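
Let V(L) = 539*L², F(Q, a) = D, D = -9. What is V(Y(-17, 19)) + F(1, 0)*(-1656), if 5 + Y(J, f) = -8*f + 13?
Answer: 11191608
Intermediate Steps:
F(Q, a) = -9
Y(J, f) = 8 - 8*f (Y(J, f) = -5 + (-8*f + 13) = -5 + (13 - 8*f) = 8 - 8*f)
V(Y(-17, 19)) + F(1, 0)*(-1656) = 539*(8 - 8*19)² - 9*(-1656) = 539*(8 - 152)² + 14904 = 539*(-144)² + 14904 = 539*20736 + 14904 = 11176704 + 14904 = 11191608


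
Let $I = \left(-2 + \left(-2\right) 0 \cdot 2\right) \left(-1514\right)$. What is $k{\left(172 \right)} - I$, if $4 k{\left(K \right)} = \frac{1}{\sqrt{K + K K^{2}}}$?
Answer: $-3028 + \frac{\sqrt{1272155}}{10177240} \approx -3028.0$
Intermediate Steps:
$I = 3028$ ($I = \left(-2 + 0 \cdot 2\right) \left(-1514\right) = \left(-2 + 0\right) \left(-1514\right) = \left(-2\right) \left(-1514\right) = 3028$)
$k{\left(K \right)} = \frac{1}{4 \sqrt{K + K^{3}}}$ ($k{\left(K \right)} = \frac{1}{4 \sqrt{K + K K^{2}}} = \frac{1}{4 \sqrt{K + K^{3}}}$)
$k{\left(172 \right)} - I = \frac{1}{4 \sqrt{172 + 172^{3}}} - 3028 = \frac{1}{4 \sqrt{172 + 5088448}} - 3028 = \frac{1}{4 \cdot 2 \sqrt{1272155}} - 3028 = \frac{\frac{1}{2544310} \sqrt{1272155}}{4} - 3028 = \frac{\sqrt{1272155}}{10177240} - 3028 = -3028 + \frac{\sqrt{1272155}}{10177240}$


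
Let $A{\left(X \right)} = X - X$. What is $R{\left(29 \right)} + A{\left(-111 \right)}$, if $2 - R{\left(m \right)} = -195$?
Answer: $197$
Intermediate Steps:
$A{\left(X \right)} = 0$
$R{\left(m \right)} = 197$ ($R{\left(m \right)} = 2 - -195 = 2 + 195 = 197$)
$R{\left(29 \right)} + A{\left(-111 \right)} = 197 + 0 = 197$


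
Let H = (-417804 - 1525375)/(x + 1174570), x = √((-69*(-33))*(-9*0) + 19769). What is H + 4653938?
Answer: 6420638833010677848/1379614665131 + 1943179*√19769/1379614665131 ≈ 4.6539e+6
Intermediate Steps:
x = √19769 (x = √(2277*0 + 19769) = √(0 + 19769) = √19769 ≈ 140.60)
H = -1943179/(1174570 + √19769) (H = (-417804 - 1525375)/(√19769 + 1174570) = -1943179/(1174570 + √19769) ≈ -1.6542)
H + 4653938 = (-2282399758030/1379614665131 + 1943179*√19769/1379614665131) + 4653938 = 6420638833010677848/1379614665131 + 1943179*√19769/1379614665131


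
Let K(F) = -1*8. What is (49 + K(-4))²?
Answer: 1681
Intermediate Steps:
K(F) = -8
(49 + K(-4))² = (49 - 8)² = 41² = 1681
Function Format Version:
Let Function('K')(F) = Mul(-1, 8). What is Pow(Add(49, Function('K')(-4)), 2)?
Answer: 1681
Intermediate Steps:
Function('K')(F) = -8
Pow(Add(49, Function('K')(-4)), 2) = Pow(Add(49, -8), 2) = Pow(41, 2) = 1681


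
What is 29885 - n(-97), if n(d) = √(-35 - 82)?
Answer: 29885 - 3*I*√13 ≈ 29885.0 - 10.817*I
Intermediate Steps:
n(d) = 3*I*√13 (n(d) = √(-117) = 3*I*√13)
29885 - n(-97) = 29885 - 3*I*√13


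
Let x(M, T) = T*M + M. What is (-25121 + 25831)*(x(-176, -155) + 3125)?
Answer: 21462590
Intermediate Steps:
x(M, T) = M + M*T (x(M, T) = M*T + M = M + M*T)
(-25121 + 25831)*(x(-176, -155) + 3125) = (-25121 + 25831)*(-176*(1 - 155) + 3125) = 710*(-176*(-154) + 3125) = 710*(27104 + 3125) = 710*30229 = 21462590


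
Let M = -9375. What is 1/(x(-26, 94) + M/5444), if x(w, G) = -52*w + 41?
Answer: 5444/7574117 ≈ 0.00071876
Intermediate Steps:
x(w, G) = 41 - 52*w
1/(x(-26, 94) + M/5444) = 1/((41 - 52*(-26)) - 9375/5444) = 1/((41 + 1352) - 9375*1/5444) = 1/(1393 - 9375/5444) = 1/(7574117/5444) = 5444/7574117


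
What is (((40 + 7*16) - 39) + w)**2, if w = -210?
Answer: 9409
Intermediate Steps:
(((40 + 7*16) - 39) + w)**2 = (((40 + 7*16) - 39) - 210)**2 = (((40 + 112) - 39) - 210)**2 = ((152 - 39) - 210)**2 = (113 - 210)**2 = (-97)**2 = 9409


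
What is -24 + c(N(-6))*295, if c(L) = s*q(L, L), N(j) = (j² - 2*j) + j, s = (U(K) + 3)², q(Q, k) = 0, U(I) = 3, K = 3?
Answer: -24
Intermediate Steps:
s = 36 (s = (3 + 3)² = 6² = 36)
N(j) = j² - j
c(L) = 0 (c(L) = 36*0 = 0)
-24 + c(N(-6))*295 = -24 + 0*295 = -24 + 0 = -24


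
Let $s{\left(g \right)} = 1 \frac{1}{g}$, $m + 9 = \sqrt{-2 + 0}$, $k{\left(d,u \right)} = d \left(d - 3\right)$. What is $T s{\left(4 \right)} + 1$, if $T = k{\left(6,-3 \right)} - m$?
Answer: $\frac{31}{4} - \frac{i \sqrt{2}}{4} \approx 7.75 - 0.35355 i$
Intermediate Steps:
$k{\left(d,u \right)} = d \left(-3 + d\right)$
$m = -9 + i \sqrt{2}$ ($m = -9 + \sqrt{-2 + 0} = -9 + \sqrt{-2} = -9 + i \sqrt{2} \approx -9.0 + 1.4142 i$)
$T = 27 - i \sqrt{2}$ ($T = 6 \left(-3 + 6\right) - \left(-9 + i \sqrt{2}\right) = 6 \cdot 3 + \left(9 - i \sqrt{2}\right) = 18 + \left(9 - i \sqrt{2}\right) = 27 - i \sqrt{2} \approx 27.0 - 1.4142 i$)
$s{\left(g \right)} = \frac{1}{g}$
$T s{\left(4 \right)} + 1 = \frac{27 - i \sqrt{2}}{4} + 1 = \left(27 - i \sqrt{2}\right) \frac{1}{4} + 1 = \left(\frac{27}{4} - \frac{i \sqrt{2}}{4}\right) + 1 = \frac{31}{4} - \frac{i \sqrt{2}}{4}$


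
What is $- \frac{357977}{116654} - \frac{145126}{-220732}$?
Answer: $- \frac{7760931345}{3218658841} \approx -2.4112$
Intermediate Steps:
$- \frac{357977}{116654} - \frac{145126}{-220732} = \left(-357977\right) \frac{1}{116654} - - \frac{72563}{110366} = - \frac{357977}{116654} + \frac{72563}{110366} = - \frac{7760931345}{3218658841}$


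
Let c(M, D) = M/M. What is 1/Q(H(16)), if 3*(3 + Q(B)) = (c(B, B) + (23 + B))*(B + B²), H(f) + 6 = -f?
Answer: 1/305 ≈ 0.0032787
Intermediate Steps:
H(f) = -6 - f
c(M, D) = 1
Q(B) = -3 + (24 + B)*(B + B²)/3 (Q(B) = -3 + ((1 + (23 + B))*(B + B²))/3 = -3 + ((24 + B)*(B + B²))/3 = -3 + (24 + B)*(B + B²)/3)
1/Q(H(16)) = 1/(-3 + 8*(-6 - 1*16) + (-6 - 1*16)³/3 + 25*(-6 - 1*16)²/3) = 1/(-3 + 8*(-6 - 16) + (-6 - 16)³/3 + 25*(-6 - 16)²/3) = 1/(-3 + 8*(-22) + (⅓)*(-22)³ + (25/3)*(-22)²) = 1/(-3 - 176 + (⅓)*(-10648) + (25/3)*484) = 1/(-3 - 176 - 10648/3 + 12100/3) = 1/305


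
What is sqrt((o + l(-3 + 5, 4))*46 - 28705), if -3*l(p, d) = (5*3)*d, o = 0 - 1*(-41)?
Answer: I*sqrt(27739) ≈ 166.55*I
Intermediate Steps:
o = 41 (o = 0 + 41 = 41)
l(p, d) = -5*d (l(p, d) = -5*3*d/3 = -5*d)
sqrt((o + l(-3 + 5, 4))*46 - 28705) = sqrt((41 - 5*4)*46 - 28705) = sqrt((41 - 20)*46 - 28705) = sqrt(21*46 - 28705) = sqrt(966 - 28705) = sqrt(-27739) = I*sqrt(27739)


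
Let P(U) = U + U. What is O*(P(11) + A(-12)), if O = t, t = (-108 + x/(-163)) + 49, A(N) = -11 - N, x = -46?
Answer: -220133/163 ≈ -1350.5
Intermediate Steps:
P(U) = 2*U
t = -9571/163 (t = (-108 - 46/(-163)) + 49 = (-108 - 46*(-1/163)) + 49 = (-108 + 46/163) + 49 = -17558/163 + 49 = -9571/163 ≈ -58.718)
O = -9571/163 ≈ -58.718
O*(P(11) + A(-12)) = -9571*(2*11 + (-11 - 1*(-12)))/163 = -9571*(22 + (-11 + 12))/163 = -9571*(22 + 1)/163 = -9571/163*23 = -220133/163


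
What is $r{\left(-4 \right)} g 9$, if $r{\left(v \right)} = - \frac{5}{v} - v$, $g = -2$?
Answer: $- \frac{189}{2} \approx -94.5$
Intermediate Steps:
$r{\left(v \right)} = - v - \frac{5}{v}$
$r{\left(-4 \right)} g 9 = \left(\left(-1\right) \left(-4\right) - \frac{5}{-4}\right) \left(-2\right) 9 = \left(4 - - \frac{5}{4}\right) \left(-2\right) 9 = \left(4 + \frac{5}{4}\right) \left(-2\right) 9 = \frac{21}{4} \left(-2\right) 9 = \left(- \frac{21}{2}\right) 9 = - \frac{189}{2}$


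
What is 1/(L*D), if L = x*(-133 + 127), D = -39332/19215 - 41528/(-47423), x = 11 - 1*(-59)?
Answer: 8678409/4269123664 ≈ 0.0020328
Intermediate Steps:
x = 70 (x = 11 + 59 = 70)
D = -1067280916/911232945 (D = -39332*1/19215 - 41528*(-1/47423) = -39332/19215 + 41528/47423 = -1067280916/911232945 ≈ -1.1712)
L = -420 (L = 70*(-133 + 127) = 70*(-6) = -420)
1/(L*D) = 1/((-420)*(-1067280916/911232945)) = -1/420*(-911232945/1067280916) = 8678409/4269123664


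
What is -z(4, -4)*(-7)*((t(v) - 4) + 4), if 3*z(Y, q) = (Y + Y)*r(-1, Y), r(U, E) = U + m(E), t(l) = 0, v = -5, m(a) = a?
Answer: 0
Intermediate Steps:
r(U, E) = E + U (r(U, E) = U + E = E + U)
z(Y, q) = 2*Y*(-1 + Y)/3 (z(Y, q) = ((Y + Y)*(Y - 1))/3 = ((2*Y)*(-1 + Y))/3 = (2*Y*(-1 + Y))/3 = 2*Y*(-1 + Y)/3)
-z(4, -4)*(-7)*((t(v) - 4) + 4) = -((⅔)*4*(-1 + 4))*(-7)*((0 - 4) + 4) = -((⅔)*4*3)*(-7)*(-4 + 4) = -8*(-7)*0 = -(-56)*0 = -1*0 = 0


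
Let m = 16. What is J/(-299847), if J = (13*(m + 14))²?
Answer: -50700/99949 ≈ -0.50726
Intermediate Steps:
J = 152100 (J = (13*(16 + 14))² = (13*30)² = 390² = 152100)
J/(-299847) = 152100/(-299847) = 152100*(-1/299847) = -50700/99949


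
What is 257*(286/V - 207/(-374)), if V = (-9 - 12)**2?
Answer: 50950507/164934 ≈ 308.91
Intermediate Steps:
V = 441 (V = (-21)**2 = 441)
257*(286/V - 207/(-374)) = 257*(286/441 - 207/(-374)) = 257*(286*(1/441) - 207*(-1/374)) = 257*(286/441 + 207/374) = 257*(198251/164934) = 50950507/164934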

Directions: Retype only the stretch of lines above starting at the one with "Answer: 11191608" and stopping at the one with "Let H = (-417804", exactly as written, with both kept.

Task result:
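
Answer: 11191608
Intermediate Steps:
F(Q, a) = -9
Y(J, f) = 8 - 8*f (Y(J, f) = -5 + (-8*f + 13) = -5 + (13 - 8*f) = 8 - 8*f)
V(Y(-17, 19)) + F(1, 0)*(-1656) = 539*(8 - 8*19)² - 9*(-1656) = 539*(8 - 152)² + 14904 = 539*(-144)² + 14904 = 539*20736 + 14904 = 11176704 + 14904 = 11191608


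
Let $I = \left(-2 + \left(-2\right) 0 \cdot 2\right) \left(-1514\right)$. What is $k{\left(172 \right)} - I$, if $4 k{\left(K \right)} = \frac{1}{\sqrt{K + K K^{2}}}$?
Answer: $-3028 + \frac{\sqrt{1272155}}{10177240} \approx -3028.0$
Intermediate Steps:
$I = 3028$ ($I = \left(-2 + 0 \cdot 2\right) \left(-1514\right) = \left(-2 + 0\right) \left(-1514\right) = \left(-2\right) \left(-1514\right) = 3028$)
$k{\left(K \right)} = \frac{1}{4 \sqrt{K + K^{3}}}$ ($k{\left(K \right)} = \frac{1}{4 \sqrt{K + K K^{2}}} = \frac{1}{4 \sqrt{K + K^{3}}}$)
$k{\left(172 \right)} - I = \frac{1}{4 \sqrt{172 + 172^{3}}} - 3028 = \frac{1}{4 \sqrt{172 + 5088448}} - 3028 = \frac{1}{4 \cdot 2 \sqrt{1272155}} - 3028 = \frac{\frac{1}{2544310} \sqrt{1272155}}{4} - 3028 = \frac{\sqrt{1272155}}{10177240} - 3028 = -3028 + \frac{\sqrt{1272155}}{10177240}$


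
Let $A{\left(X \right)} = X - X$. What is $R{\left(29 \right)} + A{\left(-111 \right)}$, if $2 - R{\left(m \right)} = -195$?
Answer: $197$
Intermediate Steps:
$A{\left(X \right)} = 0$
$R{\left(m \right)} = 197$ ($R{\left(m \right)} = 2 - -195 = 2 + 195 = 197$)
$R{\left(29 \right)} + A{\left(-111 \right)} = 197 + 0 = 197$


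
Let H = (-417804 - 1525375)/(x + 1174570), x = √((-69*(-33))*(-9*0) + 19769). What is H + 4653938?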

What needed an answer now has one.